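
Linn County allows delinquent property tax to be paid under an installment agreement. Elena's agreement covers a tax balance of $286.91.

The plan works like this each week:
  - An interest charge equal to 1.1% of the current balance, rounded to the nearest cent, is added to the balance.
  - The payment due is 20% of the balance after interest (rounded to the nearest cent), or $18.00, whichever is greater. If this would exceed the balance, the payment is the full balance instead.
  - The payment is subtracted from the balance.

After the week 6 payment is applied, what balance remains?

$80.31

Week 1: opening $286.91; interest $3.16 → $290.07; payment $58.01; balance $232.06
Week 2: opening $232.06; interest $2.55 → $234.61; payment $46.92; balance $187.69
Week 3: opening $187.69; interest $2.06 → $189.75; payment $37.95; balance $151.80
Week 4: opening $151.80; interest $1.67 → $153.47; payment $30.69; balance $122.78
Week 5: opening $122.78; interest $1.35 → $124.13; payment $24.83; balance $99.30
Week 6: opening $99.30; interest $1.09 → $100.39; payment $20.08; balance $80.31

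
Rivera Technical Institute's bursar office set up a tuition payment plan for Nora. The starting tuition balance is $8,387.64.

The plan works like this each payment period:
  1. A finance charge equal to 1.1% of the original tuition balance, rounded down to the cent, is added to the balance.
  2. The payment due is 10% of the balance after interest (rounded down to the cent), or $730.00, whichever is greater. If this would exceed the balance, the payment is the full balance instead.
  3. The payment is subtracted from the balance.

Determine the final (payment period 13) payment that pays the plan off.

Payment period 1: opening $8,387.64; interest $92.26 → $8,479.90; payment $847.99; balance $7,631.91
Payment period 2: opening $7,631.91; interest $92.26 → $7,724.17; payment $772.41; balance $6,951.76
Payment period 3: opening $6,951.76; interest $92.26 → $7,044.02; payment $730.00; balance $6,314.02
Payment period 4: opening $6,314.02; interest $92.26 → $6,406.28; payment $730.00; balance $5,676.28
Payment period 5: opening $5,676.28; interest $92.26 → $5,768.54; payment $730.00; balance $5,038.54
Payment period 6: opening $5,038.54; interest $92.26 → $5,130.80; payment $730.00; balance $4,400.80
Payment period 7: opening $4,400.80; interest $92.26 → $4,493.06; payment $730.00; balance $3,763.06
Payment period 8: opening $3,763.06; interest $92.26 → $3,855.32; payment $730.00; balance $3,125.32
Payment period 9: opening $3,125.32; interest $92.26 → $3,217.58; payment $730.00; balance $2,487.58
Payment period 10: opening $2,487.58; interest $92.26 → $2,579.84; payment $730.00; balance $1,849.84
Payment period 11: opening $1,849.84; interest $92.26 → $1,942.10; payment $730.00; balance $1,212.10
Payment period 12: opening $1,212.10; interest $92.26 → $1,304.36; payment $730.00; balance $574.36
Payment period 13: opening $574.36; interest $92.26 → $666.62; payment $666.62; balance $0.00

$666.62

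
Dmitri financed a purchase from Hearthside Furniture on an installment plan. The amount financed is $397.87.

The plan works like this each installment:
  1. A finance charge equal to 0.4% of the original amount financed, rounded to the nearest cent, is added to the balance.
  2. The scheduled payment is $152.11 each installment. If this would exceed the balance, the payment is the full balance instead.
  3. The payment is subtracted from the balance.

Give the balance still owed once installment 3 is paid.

Installment 1: opening $397.87; interest $1.59 → $399.46; payment $152.11; balance $247.35
Installment 2: opening $247.35; interest $1.59 → $248.94; payment $152.11; balance $96.83
Installment 3: opening $96.83; interest $1.59 → $98.42; payment $98.42; balance $0.00

$0.00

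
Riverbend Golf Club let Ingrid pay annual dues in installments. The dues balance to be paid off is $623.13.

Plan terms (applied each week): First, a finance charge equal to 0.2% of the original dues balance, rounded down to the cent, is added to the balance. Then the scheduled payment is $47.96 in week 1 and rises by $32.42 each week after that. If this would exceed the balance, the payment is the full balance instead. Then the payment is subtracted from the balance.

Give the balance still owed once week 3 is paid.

Week 1: $623.13 +$1.24 interest = $624.37; pay $47.96 → $576.41
Week 2: $576.41 +$1.24 interest = $577.65; pay $80.38 → $497.27
Week 3: $497.27 +$1.24 interest = $498.51; pay $112.80 → $385.71

$385.71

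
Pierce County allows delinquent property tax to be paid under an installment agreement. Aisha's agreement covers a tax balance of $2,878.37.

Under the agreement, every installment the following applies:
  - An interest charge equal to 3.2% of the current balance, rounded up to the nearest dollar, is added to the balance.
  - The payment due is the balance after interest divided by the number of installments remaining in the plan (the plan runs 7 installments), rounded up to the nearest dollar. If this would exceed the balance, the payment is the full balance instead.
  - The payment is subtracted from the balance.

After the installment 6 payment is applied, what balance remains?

# | Opening | Interest | Payment | End bal
1 | $2,878.37 | $93.00 | $425.00 | $2,546.37
2 | $2,546.37 | $82.00 | $439.00 | $2,189.37
3 | $2,189.37 | $71.00 | $453.00 | $1,807.37
4 | $1,807.37 | $58.00 | $467.00 | $1,398.37
5 | $1,398.37 | $45.00 | $482.00 | $961.37
6 | $961.37 | $31.00 | $497.00 | $495.37

$495.37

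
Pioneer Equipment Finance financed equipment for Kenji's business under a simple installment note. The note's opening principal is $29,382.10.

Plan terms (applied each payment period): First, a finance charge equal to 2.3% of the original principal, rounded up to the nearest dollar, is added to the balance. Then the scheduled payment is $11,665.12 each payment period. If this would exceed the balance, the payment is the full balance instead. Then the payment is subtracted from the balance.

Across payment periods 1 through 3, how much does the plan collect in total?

Payment period 1: opening $29,382.10; interest $676.00 → $30,058.10; payment $11,665.12; balance $18,392.98
Payment period 2: opening $18,392.98; interest $676.00 → $19,068.98; payment $11,665.12; balance $7,403.86
Payment period 3: opening $7,403.86; interest $676.00 → $8,079.86; payment $8,079.86; balance $0.00
Total paid: $31,410.10

$31,410.10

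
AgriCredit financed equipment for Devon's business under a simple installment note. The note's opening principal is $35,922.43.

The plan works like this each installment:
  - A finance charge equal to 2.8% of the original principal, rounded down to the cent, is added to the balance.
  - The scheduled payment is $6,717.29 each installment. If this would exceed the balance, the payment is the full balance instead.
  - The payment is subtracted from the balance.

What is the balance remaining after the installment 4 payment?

$13,076.55

Installment 1: opening $35,922.43; interest $1,005.82 → $36,928.25; payment $6,717.29; balance $30,210.96
Installment 2: opening $30,210.96; interest $1,005.82 → $31,216.78; payment $6,717.29; balance $24,499.49
Installment 3: opening $24,499.49; interest $1,005.82 → $25,505.31; payment $6,717.29; balance $18,788.02
Installment 4: opening $18,788.02; interest $1,005.82 → $19,793.84; payment $6,717.29; balance $13,076.55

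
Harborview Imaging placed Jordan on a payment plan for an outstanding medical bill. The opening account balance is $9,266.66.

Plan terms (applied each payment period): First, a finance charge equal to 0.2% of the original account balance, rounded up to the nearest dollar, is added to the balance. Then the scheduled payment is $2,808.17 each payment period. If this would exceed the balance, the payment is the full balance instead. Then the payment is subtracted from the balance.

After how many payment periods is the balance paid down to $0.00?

# | Opening | Interest | Payment | End bal
1 | $9,266.66 | $19.00 | $2,808.17 | $6,477.49
2 | $6,477.49 | $19.00 | $2,808.17 | $3,688.32
3 | $3,688.32 | $19.00 | $2,808.17 | $899.15
4 | $899.15 | $19.00 | $918.15 | $0.00
Balance reaches $0.00 in payment period 4.

4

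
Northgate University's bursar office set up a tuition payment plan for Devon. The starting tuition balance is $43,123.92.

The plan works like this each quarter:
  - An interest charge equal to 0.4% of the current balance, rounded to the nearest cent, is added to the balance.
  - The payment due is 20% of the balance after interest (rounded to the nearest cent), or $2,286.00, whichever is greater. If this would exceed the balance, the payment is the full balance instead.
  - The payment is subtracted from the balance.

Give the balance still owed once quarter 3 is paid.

Quarter 1: opening $43,123.92; interest $172.50 → $43,296.42; payment $8,659.28; balance $34,637.14
Quarter 2: opening $34,637.14; interest $138.55 → $34,775.69; payment $6,955.14; balance $27,820.55
Quarter 3: opening $27,820.55; interest $111.28 → $27,931.83; payment $5,586.37; balance $22,345.46

$22,345.46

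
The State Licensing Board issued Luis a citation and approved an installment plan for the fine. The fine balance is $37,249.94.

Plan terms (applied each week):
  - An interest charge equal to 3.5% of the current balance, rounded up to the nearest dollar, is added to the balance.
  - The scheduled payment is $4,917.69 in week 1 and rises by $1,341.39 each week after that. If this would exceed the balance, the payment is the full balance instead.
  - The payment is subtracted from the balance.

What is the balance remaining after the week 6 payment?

Week 1: $37,249.94 +$1,304.00 interest = $38,553.94; pay $4,917.69 → $33,636.25
Week 2: $33,636.25 +$1,178.00 interest = $34,814.25; pay $6,259.08 → $28,555.17
Week 3: $28,555.17 +$1,000.00 interest = $29,555.17; pay $7,600.47 → $21,954.70
Week 4: $21,954.70 +$769.00 interest = $22,723.70; pay $8,941.86 → $13,781.84
Week 5: $13,781.84 +$483.00 interest = $14,264.84; pay $10,283.25 → $3,981.59
Week 6: $3,981.59 +$140.00 interest = $4,121.59; pay $4,121.59 → $0.00

$0.00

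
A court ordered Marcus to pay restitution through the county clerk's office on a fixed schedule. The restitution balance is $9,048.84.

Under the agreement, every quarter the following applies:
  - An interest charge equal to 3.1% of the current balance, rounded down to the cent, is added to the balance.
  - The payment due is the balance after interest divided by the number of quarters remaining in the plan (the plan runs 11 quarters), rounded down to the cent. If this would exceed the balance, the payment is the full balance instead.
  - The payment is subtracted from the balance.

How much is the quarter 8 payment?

Quarter 1: $9,048.84 +$280.51 interest = $9,329.35; pay $848.12 → $8,481.23
Quarter 2: $8,481.23 +$262.91 interest = $8,744.14; pay $874.41 → $7,869.73
Quarter 3: $7,869.73 +$243.96 interest = $8,113.69; pay $901.52 → $7,212.17
Quarter 4: $7,212.17 +$223.57 interest = $7,435.74; pay $929.46 → $6,506.28
Quarter 5: $6,506.28 +$201.69 interest = $6,707.97; pay $958.28 → $5,749.69
Quarter 6: $5,749.69 +$178.24 interest = $5,927.93; pay $987.98 → $4,939.95
Quarter 7: $4,939.95 +$153.13 interest = $5,093.08; pay $1,018.61 → $4,074.47
Quarter 8: $4,074.47 +$126.30 interest = $4,200.77; pay $1,050.19 → $3,150.58

$1,050.19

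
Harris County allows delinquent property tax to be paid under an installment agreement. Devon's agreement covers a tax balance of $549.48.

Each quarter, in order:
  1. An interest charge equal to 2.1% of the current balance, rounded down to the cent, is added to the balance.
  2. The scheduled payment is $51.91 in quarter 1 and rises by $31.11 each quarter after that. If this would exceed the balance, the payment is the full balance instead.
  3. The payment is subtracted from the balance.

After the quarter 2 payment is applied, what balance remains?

$436.77

# | Opening | Interest | Payment | End bal
1 | $549.48 | $11.53 | $51.91 | $509.10
2 | $509.10 | $10.69 | $83.02 | $436.77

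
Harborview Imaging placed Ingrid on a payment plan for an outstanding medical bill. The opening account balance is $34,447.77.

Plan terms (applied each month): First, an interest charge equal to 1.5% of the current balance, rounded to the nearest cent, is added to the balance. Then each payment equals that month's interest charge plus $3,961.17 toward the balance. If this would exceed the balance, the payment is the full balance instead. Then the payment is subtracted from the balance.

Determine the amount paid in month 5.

$4,240.22

# | Opening | Interest | Payment | End bal
1 | $34,447.77 | $516.72 | $4,477.89 | $30,486.60
2 | $30,486.60 | $457.30 | $4,418.47 | $26,525.43
3 | $26,525.43 | $397.88 | $4,359.05 | $22,564.26
4 | $22,564.26 | $338.46 | $4,299.63 | $18,603.09
5 | $18,603.09 | $279.05 | $4,240.22 | $14,641.92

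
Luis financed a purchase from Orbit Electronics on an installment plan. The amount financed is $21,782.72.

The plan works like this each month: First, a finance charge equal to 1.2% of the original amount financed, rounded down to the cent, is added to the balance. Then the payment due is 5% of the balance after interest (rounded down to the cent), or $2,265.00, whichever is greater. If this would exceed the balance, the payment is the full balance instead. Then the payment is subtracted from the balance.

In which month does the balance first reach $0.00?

Month 1: opening $21,782.72; interest $261.39 → $22,044.11; payment $2,265.00; balance $19,779.11
Month 2: opening $19,779.11; interest $261.39 → $20,040.50; payment $2,265.00; balance $17,775.50
Month 3: opening $17,775.50; interest $261.39 → $18,036.89; payment $2,265.00; balance $15,771.89
Month 4: opening $15,771.89; interest $261.39 → $16,033.28; payment $2,265.00; balance $13,768.28
Month 5: opening $13,768.28; interest $261.39 → $14,029.67; payment $2,265.00; balance $11,764.67
Month 6: opening $11,764.67; interest $261.39 → $12,026.06; payment $2,265.00; balance $9,761.06
Month 7: opening $9,761.06; interest $261.39 → $10,022.45; payment $2,265.00; balance $7,757.45
Month 8: opening $7,757.45; interest $261.39 → $8,018.84; payment $2,265.00; balance $5,753.84
Month 9: opening $5,753.84; interest $261.39 → $6,015.23; payment $2,265.00; balance $3,750.23
Month 10: opening $3,750.23; interest $261.39 → $4,011.62; payment $2,265.00; balance $1,746.62
Month 11: opening $1,746.62; interest $261.39 → $2,008.01; payment $2,008.01; balance $0.00
Balance reaches $0.00 in month 11.

11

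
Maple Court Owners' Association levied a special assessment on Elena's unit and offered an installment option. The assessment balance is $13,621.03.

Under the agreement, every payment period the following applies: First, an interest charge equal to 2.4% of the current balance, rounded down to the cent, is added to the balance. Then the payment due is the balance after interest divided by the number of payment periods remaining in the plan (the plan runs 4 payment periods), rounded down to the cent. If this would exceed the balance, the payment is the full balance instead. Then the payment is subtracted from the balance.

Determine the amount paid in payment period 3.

$3,656.36

Payment period 1: opening $13,621.03; interest $326.90 → $13,947.93; payment $3,486.98; balance $10,460.95
Payment period 2: opening $10,460.95; interest $251.06 → $10,712.01; payment $3,570.67; balance $7,141.34
Payment period 3: opening $7,141.34; interest $171.39 → $7,312.73; payment $3,656.36; balance $3,656.37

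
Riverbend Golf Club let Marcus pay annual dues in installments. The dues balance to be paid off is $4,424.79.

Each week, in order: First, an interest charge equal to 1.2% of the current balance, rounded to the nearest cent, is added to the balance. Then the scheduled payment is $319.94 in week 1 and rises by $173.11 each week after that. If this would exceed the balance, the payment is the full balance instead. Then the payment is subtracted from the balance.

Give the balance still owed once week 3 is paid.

$3,093.22

Week 1: $4,424.79 +$53.10 interest = $4,477.89; pay $319.94 → $4,157.95
Week 2: $4,157.95 +$49.90 interest = $4,207.85; pay $493.05 → $3,714.80
Week 3: $3,714.80 +$44.58 interest = $3,759.38; pay $666.16 → $3,093.22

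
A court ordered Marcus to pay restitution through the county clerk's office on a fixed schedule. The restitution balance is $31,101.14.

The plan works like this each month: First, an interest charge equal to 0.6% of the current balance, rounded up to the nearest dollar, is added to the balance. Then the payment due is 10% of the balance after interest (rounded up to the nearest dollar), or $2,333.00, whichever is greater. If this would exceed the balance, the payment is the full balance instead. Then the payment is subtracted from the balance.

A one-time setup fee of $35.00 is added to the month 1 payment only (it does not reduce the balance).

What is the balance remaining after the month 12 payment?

$2,856.14

Month 1: $31,101.14 +$187.00 interest = $31,288.14; pay $3,129.00 (+ $35.00 fee) → $28,159.14
Month 2: $28,159.14 +$169.00 interest = $28,328.14; pay $2,833.00 → $25,495.14
Month 3: $25,495.14 +$153.00 interest = $25,648.14; pay $2,565.00 → $23,083.14
Month 4: $23,083.14 +$139.00 interest = $23,222.14; pay $2,333.00 → $20,889.14
Month 5: $20,889.14 +$126.00 interest = $21,015.14; pay $2,333.00 → $18,682.14
Month 6: $18,682.14 +$113.00 interest = $18,795.14; pay $2,333.00 → $16,462.14
Month 7: $16,462.14 +$99.00 interest = $16,561.14; pay $2,333.00 → $14,228.14
Month 8: $14,228.14 +$86.00 interest = $14,314.14; pay $2,333.00 → $11,981.14
Month 9: $11,981.14 +$72.00 interest = $12,053.14; pay $2,333.00 → $9,720.14
Month 10: $9,720.14 +$59.00 interest = $9,779.14; pay $2,333.00 → $7,446.14
Month 11: $7,446.14 +$45.00 interest = $7,491.14; pay $2,333.00 → $5,158.14
Month 12: $5,158.14 +$31.00 interest = $5,189.14; pay $2,333.00 → $2,856.14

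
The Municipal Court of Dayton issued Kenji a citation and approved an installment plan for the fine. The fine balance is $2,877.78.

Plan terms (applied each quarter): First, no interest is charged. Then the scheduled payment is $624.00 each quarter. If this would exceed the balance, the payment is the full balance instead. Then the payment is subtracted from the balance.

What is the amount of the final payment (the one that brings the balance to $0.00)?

Quarter 1: $2,877.78 − $624.00 → $2,253.78
Quarter 2: $2,253.78 − $624.00 → $1,629.78
Quarter 3: $1,629.78 − $624.00 → $1,005.78
Quarter 4: $1,005.78 − $624.00 → $381.78
Quarter 5: $381.78 − $381.78 → $0.00

$381.78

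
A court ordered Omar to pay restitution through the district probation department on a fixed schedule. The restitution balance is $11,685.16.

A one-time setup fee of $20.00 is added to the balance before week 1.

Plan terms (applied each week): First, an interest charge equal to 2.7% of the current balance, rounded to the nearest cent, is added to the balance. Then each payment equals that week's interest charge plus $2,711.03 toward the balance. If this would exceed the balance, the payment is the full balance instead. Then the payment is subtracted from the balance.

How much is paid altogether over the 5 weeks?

# | Opening | Interest | Payment | End bal
1 | $11,705.16 | $316.04 | $3,027.07 | $8,994.13
2 | $8,994.13 | $242.84 | $2,953.87 | $6,283.10
3 | $6,283.10 | $169.64 | $2,880.67 | $3,572.07
4 | $3,572.07 | $96.45 | $2,807.48 | $861.04
5 | $861.04 | $23.25 | $884.29 | $0.00
Total paid: $12,553.38

$12,553.38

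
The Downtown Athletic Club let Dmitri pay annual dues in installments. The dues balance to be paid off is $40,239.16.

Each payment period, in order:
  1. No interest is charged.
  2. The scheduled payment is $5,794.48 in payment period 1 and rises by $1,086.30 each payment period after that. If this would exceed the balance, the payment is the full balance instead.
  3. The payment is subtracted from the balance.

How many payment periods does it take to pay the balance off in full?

# | Opening | Payment | End bal
1 | $40,239.16 | $5,794.48 | $34,444.68
2 | $34,444.68 | $6,880.78 | $27,563.90
3 | $27,563.90 | $7,967.08 | $19,596.82
4 | $19,596.82 | $9,053.38 | $10,543.44
5 | $10,543.44 | $10,139.68 | $403.76
6 | $403.76 | $403.76 | $0.00
Balance reaches $0.00 in payment period 6.

6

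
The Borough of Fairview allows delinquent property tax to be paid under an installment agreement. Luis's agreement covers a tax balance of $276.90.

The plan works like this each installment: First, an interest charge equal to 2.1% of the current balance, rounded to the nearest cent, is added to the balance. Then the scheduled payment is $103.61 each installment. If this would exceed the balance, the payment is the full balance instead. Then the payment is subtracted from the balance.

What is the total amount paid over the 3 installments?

Installment 1: opening $276.90; interest $5.81 → $282.71; payment $103.61; balance $179.10
Installment 2: opening $179.10; interest $3.76 → $182.86; payment $103.61; balance $79.25
Installment 3: opening $79.25; interest $1.66 → $80.91; payment $80.91; balance $0.00
Total paid: $288.13

$288.13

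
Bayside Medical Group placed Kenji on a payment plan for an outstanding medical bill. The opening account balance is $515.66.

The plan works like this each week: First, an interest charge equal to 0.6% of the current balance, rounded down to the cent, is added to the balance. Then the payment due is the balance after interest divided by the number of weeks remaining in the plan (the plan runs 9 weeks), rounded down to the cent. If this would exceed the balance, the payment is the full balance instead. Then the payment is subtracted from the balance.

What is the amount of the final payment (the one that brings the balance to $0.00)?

$60.46

# | Opening | Interest | Payment | End bal
1 | $515.66 | $3.09 | $57.63 | $461.12
2 | $461.12 | $2.76 | $57.98 | $405.90
3 | $405.90 | $2.43 | $58.33 | $350.00
4 | $350.00 | $2.10 | $58.68 | $293.42
5 | $293.42 | $1.76 | $59.03 | $236.15
6 | $236.15 | $1.41 | $59.39 | $178.17
7 | $178.17 | $1.06 | $59.74 | $119.49
8 | $119.49 | $0.71 | $60.10 | $60.10
9 | $60.10 | $0.36 | $60.46 | $0.00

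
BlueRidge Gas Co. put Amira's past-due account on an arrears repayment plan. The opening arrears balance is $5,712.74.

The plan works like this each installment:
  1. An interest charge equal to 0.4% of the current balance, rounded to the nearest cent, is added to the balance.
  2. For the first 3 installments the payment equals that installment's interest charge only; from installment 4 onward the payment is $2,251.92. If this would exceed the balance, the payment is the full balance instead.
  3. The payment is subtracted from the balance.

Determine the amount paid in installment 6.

$1,250.66

Installment 1: opening $5,712.74; interest $22.85 → $5,735.59; payment $22.85; balance $5,712.74
Installment 2: opening $5,712.74; interest $22.85 → $5,735.59; payment $22.85; balance $5,712.74
Installment 3: opening $5,712.74; interest $22.85 → $5,735.59; payment $22.85; balance $5,712.74
Installment 4: opening $5,712.74; interest $22.85 → $5,735.59; payment $2,251.92; balance $3,483.67
Installment 5: opening $3,483.67; interest $13.93 → $3,497.60; payment $2,251.92; balance $1,245.68
Installment 6: opening $1,245.68; interest $4.98 → $1,250.66; payment $1,250.66; balance $0.00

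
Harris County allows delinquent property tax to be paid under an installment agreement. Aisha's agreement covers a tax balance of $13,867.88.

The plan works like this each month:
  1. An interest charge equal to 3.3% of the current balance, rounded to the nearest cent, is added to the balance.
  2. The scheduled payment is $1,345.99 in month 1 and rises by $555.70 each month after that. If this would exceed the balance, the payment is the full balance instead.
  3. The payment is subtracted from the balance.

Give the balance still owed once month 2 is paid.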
_ _ _ _
> _EXERCISE INSTRUCTIONS_:
In the entries above, find the line with "After how many" and the line with "- An interest charge equal to 0.4%", then set down exactly those two and every line between them, nothing else.

> _REPLY TO THE TASK_:
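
After how many payment periods is the balance paid down to $0.00?

# | Opening | Interest | Payment | End bal
1 | $9,266.66 | $19.00 | $2,808.17 | $6,477.49
2 | $6,477.49 | $19.00 | $2,808.17 | $3,688.32
3 | $3,688.32 | $19.00 | $2,808.17 | $899.15
4 | $899.15 | $19.00 | $918.15 | $0.00
Balance reaches $0.00 in payment period 4.

4

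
Northgate University's bursar office set up a tuition payment plan for Devon. The starting tuition balance is $43,123.92.

The plan works like this each quarter:
  - An interest charge equal to 0.4% of the current balance, rounded to the nearest cent, is added to the balance.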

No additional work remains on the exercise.